╔══

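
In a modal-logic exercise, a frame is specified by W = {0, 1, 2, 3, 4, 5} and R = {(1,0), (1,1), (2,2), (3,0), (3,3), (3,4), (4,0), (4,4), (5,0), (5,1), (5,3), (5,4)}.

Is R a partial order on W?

No

Reflexive: no — 0 is not related to itself.
Transitive: yes — every two-step R-path is closed by a direct edge.
Antisymmetric: yes — no distinct pair is related both ways.
So R is not a partial order.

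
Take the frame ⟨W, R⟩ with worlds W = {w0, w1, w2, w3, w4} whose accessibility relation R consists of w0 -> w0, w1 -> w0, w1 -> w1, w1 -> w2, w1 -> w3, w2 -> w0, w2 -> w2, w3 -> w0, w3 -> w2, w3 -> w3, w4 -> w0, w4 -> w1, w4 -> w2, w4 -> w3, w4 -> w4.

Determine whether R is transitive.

Transitive: yes — every two-step R-path is closed by a direct edge.

Yes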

╚══

**What you should do:**
Write out, exactly as they appear, the lines from the one containing "Is R a partial order on W?" through the last line of the records above, both included, and nothing more.

**Result of this task:**
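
Is R a partial order on W?

No

Reflexive: no — 0 is not related to itself.
Transitive: yes — every two-step R-path is closed by a direct edge.
Antisymmetric: yes — no distinct pair is related both ways.
So R is not a partial order.

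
Take the frame ⟨W, R⟩ with worlds W = {w0, w1, w2, w3, w4} whose accessibility relation R consists of w0 -> w0, w1 -> w0, w1 -> w1, w1 -> w2, w1 -> w3, w2 -> w0, w2 -> w2, w3 -> w0, w3 -> w2, w3 -> w3, w4 -> w0, w4 -> w1, w4 -> w2, w4 -> w3, w4 -> w4.

Determine whether R is transitive.

Transitive: yes — every two-step R-path is closed by a direct edge.

Yes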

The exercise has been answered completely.